Work request: All lines from the line containing "Rotate point (18, 6)" up to and including the last line of the entries must be written out exactly, with no others.

Saved entries
○ ○ ○ ○

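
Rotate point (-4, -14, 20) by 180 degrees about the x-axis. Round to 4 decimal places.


x' = -4
y' = -14*cos(180) - 20*sin(180) = 14
z' = -14*sin(180) + 20*cos(180) = -20

(-4, 14, -20)


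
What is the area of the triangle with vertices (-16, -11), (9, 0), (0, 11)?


Area = |x1(y2-y3) + x2(y3-y1) + x3(y1-y2)| / 2
= |-16*(0-11) + 9*(11--11) + 0*(-11-0)| / 2
= 187

187


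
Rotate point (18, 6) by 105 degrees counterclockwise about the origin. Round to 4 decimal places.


x' = 18*cos(105) - 6*sin(105) = -10.4543
y' = 18*sin(105) + 6*cos(105) = 15.8338

(-10.4543, 15.8338)


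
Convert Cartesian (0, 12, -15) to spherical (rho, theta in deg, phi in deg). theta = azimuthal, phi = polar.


rho = sqrt(0^2 + 12^2 + (-15)^2) = 19.2094
theta = atan2(12, 0) = 90 deg
phi = acos(-15/19.2094) = 141.3402 deg

rho = 19.2094, theta = 90 deg, phi = 141.3402 deg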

○ ○ ○ ○

Exercise response:
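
Rotate point (18, 6) by 105 degrees counterclockwise about the origin. Round to 4 decimal places.


x' = 18*cos(105) - 6*sin(105) = -10.4543
y' = 18*sin(105) + 6*cos(105) = 15.8338

(-10.4543, 15.8338)


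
Convert Cartesian (0, 12, -15) to spherical (rho, theta in deg, phi in deg). theta = azimuthal, phi = polar.


rho = sqrt(0^2 + 12^2 + (-15)^2) = 19.2094
theta = atan2(12, 0) = 90 deg
phi = acos(-15/19.2094) = 141.3402 deg

rho = 19.2094, theta = 90 deg, phi = 141.3402 deg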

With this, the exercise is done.